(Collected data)
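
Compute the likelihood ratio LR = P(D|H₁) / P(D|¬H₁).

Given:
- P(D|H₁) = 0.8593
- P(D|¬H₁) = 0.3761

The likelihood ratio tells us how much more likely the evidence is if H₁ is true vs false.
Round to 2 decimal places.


Likelihood Ratio (LR) = P(D|H₁) / P(D|¬H₁)

LR = 0.8593 / 0.3761
   = 2.28

The evidence is 2.28 times more likely if H₁ is true than if H₁ is false.
Because LR exceeds 1, D is evidence for H₁.


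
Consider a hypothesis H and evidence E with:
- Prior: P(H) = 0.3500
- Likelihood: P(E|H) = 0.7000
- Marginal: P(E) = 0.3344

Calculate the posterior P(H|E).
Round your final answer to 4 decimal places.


Using Bayes' theorem:

P(H|E) = P(E|H) × P(H) / P(E)
       = 0.7000 × 0.3500 / 0.3344
       = 0.24500000 / 0.3344
       = 0.7327

The evidence strengthens our belief in H.
Prior: 0.3500 → Posterior: 0.7327


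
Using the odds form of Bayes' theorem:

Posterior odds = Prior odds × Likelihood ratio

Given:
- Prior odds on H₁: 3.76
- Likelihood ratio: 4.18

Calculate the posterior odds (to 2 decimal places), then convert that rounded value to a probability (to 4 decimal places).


Step 1: Calculate posterior odds
Posterior odds = Prior odds × LR
               = 3.76 × 4.18
               = 15.72

Step 2: Convert to probability
P(H₁|E) = Posterior odds / (1 + Posterior odds)
       = 15.72 / (1 + 15.72)
       = 15.72 / 16.72
       = 0.9402

The evidence increased P(H₁) from 0.7899 to 0.9402.


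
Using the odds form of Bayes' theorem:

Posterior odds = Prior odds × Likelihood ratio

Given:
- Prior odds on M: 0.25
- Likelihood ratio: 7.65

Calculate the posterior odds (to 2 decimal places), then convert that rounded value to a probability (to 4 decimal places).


Step 1: Calculate posterior odds
Posterior odds = Prior odds × LR
               = 0.25 × 7.65
               = 1.91

Step 2: Convert to probability
P(M|E) = Posterior odds / (1 + Posterior odds)
       = 1.91 / (1 + 1.91)
       = 1.91 / 2.91
       = 0.6564

The evidence increased P(M) from 0.2000 to 0.6564.


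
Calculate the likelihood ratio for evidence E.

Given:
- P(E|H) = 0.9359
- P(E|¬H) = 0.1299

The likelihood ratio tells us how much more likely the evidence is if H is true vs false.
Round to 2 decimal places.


Likelihood Ratio (LR) = P(E|H) / P(E|¬H)

LR = 0.9359 / 0.1299
   = 7.20

The evidence is 7.20 times more likely if H is true than if H is false.
LR > 1, so observing E raises the odds in favor of H.


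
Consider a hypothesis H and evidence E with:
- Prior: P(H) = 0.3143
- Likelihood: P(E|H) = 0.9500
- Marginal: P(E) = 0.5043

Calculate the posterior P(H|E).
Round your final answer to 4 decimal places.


Using Bayes' theorem:

P(H|E) = P(E|H) × P(H) / P(E)
       = 0.9500 × 0.3143 / 0.5043
       = 0.29858500 / 0.5043
       = 0.5921

The evidence strengthens our belief in H.
Prior: 0.3143 → Posterior: 0.5921


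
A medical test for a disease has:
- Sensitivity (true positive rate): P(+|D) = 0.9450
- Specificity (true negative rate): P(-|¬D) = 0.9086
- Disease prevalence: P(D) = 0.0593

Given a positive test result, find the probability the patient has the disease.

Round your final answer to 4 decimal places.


Let D = has disease, + = positive test

Given:
- P(D) = 0.0593 (prevalence)
- P(+|D) = 0.9450 (sensitivity)
- P(-|¬D) = 0.9086 (specificity)
- P(+|¬D) = 0.0914 (false positive rate = 1 - specificity)

Step 1: Find P(+)
P(+) = P(+|D)P(D) + P(+|¬D)P(¬D)
     = 0.9450 × 0.0593 + 0.0914 × 0.9407
     = 0.05603850 + 0.08597998
     = 0.14201848

Step 2: Apply Bayes' theorem for P(D|+)
P(D|+) = P(+|D)P(D) / P(+)
       = 0.05603850 / 0.14201848
       = 0.3946


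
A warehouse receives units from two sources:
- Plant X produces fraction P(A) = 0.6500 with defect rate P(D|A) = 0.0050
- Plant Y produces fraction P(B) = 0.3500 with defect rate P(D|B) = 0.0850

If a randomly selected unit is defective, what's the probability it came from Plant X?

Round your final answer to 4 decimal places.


Let A = from Plant X, D = defective

Given:
- P(A) = 0.6500, P(B) = 0.3500
- P(D|A) = 0.0050, P(D|B) = 0.0850

Step 1: Find P(D)
P(D) = P(D|A)P(A) + P(D|B)P(B)
     = 0.0050 × 0.6500 + 0.0850 × 0.3500
     = 0.00325000 + 0.02975000
     = 0.03300000

Step 2: Apply Bayes' theorem
P(A|D) = P(D|A)P(A) / P(D)
       = 0.00325000 / 0.03300000
       = 0.0985


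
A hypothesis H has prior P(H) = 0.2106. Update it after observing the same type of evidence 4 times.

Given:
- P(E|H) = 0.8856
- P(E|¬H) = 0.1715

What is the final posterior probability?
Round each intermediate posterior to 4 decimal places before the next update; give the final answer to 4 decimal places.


Sequential Bayesian updating:

Initial prior: P(H) = 0.2106

Update 1:
  P(E) = 0.8856 × 0.2106 + 0.1715 × 0.7894 = 0.18650736 + 0.13538210 = 0.32188946
  P(H|E) = 0.18650736 / 0.32188946 = 0.5794

Update 2:
  P(E) = 0.8856 × 0.5794 + 0.1715 × 0.4206 = 0.51311664 + 0.07213290 = 0.58524954
  P(H|E) = 0.51311664 / 0.58524954 = 0.8767

Update 3:
  P(E) = 0.8856 × 0.8767 + 0.1715 × 0.1233 = 0.77640552 + 0.02114595 = 0.79755147
  P(H|E) = 0.77640552 / 0.79755147 = 0.9735

Update 4:
  P(E) = 0.8856 × 0.9735 + 0.1715 × 0.0265 = 0.86213160 + 0.00454475 = 0.86667635
  P(H|E) = 0.86213160 / 0.86667635 = 0.9948

Final posterior: 0.9948


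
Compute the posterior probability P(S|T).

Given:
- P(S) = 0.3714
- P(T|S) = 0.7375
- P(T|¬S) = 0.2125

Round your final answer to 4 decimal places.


Bayes' theorem: P(S|T) = P(T|S) × P(S) / P(T)

Step 1: Calculate P(T) using law of total probability
P(T) = P(T|S)P(S) + P(T|¬S)P(¬S)
     = 0.7375 × 0.3714 + 0.2125 × 0.6286
     = 0.27390750 + 0.13357750
     = 0.40748500

Step 2: Apply Bayes' theorem
P(S|T) = P(T|S) × P(S) / P(T)
       = 0.27390750 / 0.40748500
       = 0.6722


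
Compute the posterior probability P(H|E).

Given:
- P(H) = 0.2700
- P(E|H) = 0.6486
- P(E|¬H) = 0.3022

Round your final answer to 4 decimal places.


Bayes' theorem: P(H|E) = P(E|H) × P(H) / P(E)

Step 1: Calculate P(E) using law of total probability
P(E) = P(E|H)P(H) + P(E|¬H)P(¬H)
     = 0.6486 × 0.2700 + 0.3022 × 0.7300
     = 0.17512200 + 0.22060600
     = 0.39572800

Step 2: Apply Bayes' theorem
P(H|E) = P(E|H) × P(H) / P(E)
       = 0.17512200 / 0.39572800
       = 0.4425


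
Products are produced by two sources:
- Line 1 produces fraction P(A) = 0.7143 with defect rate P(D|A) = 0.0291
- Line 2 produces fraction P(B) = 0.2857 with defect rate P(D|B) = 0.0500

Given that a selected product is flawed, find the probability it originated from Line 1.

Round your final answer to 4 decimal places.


Let A = from Line 1, D = flawed

Given:
- P(A) = 0.7143, P(B) = 0.2857
- P(D|A) = 0.0291, P(D|B) = 0.0500

Step 1: Find P(D)
P(D) = P(D|A)P(A) + P(D|B)P(B)
     = 0.0291 × 0.7143 + 0.0500 × 0.2857
     = 0.02078613 + 0.01428500
     = 0.03507113

Step 2: Apply Bayes' theorem
P(A|D) = P(D|A)P(A) / P(D)
       = 0.02078613 / 0.03507113
       = 0.5927


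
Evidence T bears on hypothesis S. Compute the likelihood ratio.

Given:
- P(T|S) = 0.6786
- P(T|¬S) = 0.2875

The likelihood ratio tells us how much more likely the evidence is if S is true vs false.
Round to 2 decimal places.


Likelihood Ratio (LR) = P(T|S) / P(T|¬S)

LR = 0.6786 / 0.2875
   = 2.36

The evidence is 2.36 times more likely if S is true than if S is false.
Since LR > 1, the evidence supports S over ¬S.


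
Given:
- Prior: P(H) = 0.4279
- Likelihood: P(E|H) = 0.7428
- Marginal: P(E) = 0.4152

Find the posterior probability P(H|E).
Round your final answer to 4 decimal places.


Using Bayes' theorem:

P(H|E) = P(E|H) × P(H) / P(E)
       = 0.7428 × 0.4279 / 0.4152
       = 0.31784412 / 0.4152
       = 0.7655

The evidence strengthens our belief in H.
Prior: 0.4279 → Posterior: 0.7655


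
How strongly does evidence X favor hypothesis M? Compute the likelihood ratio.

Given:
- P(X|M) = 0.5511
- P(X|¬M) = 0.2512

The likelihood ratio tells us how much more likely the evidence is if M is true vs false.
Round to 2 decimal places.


Likelihood Ratio (LR) = P(X|M) / P(X|¬M)

LR = 0.5511 / 0.2512
   = 2.19

The evidence is 2.19 times more likely if M is true than if M is false.
Because LR exceeds 1, X is evidence for M.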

> _Exercise brief_
Where a line of the data contains "much", copy that line.

> _Answer area_
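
The likelihood ratio tells us how much more likely the evidence is if H₁ is true vs false.
The likelihood ratio tells us how much more likely the evidence is if H is true vs false.
The likelihood ratio tells us how much more likely the evidence is if S is true vs false.
The likelihood ratio tells us how much more likely the evidence is if M is true vs false.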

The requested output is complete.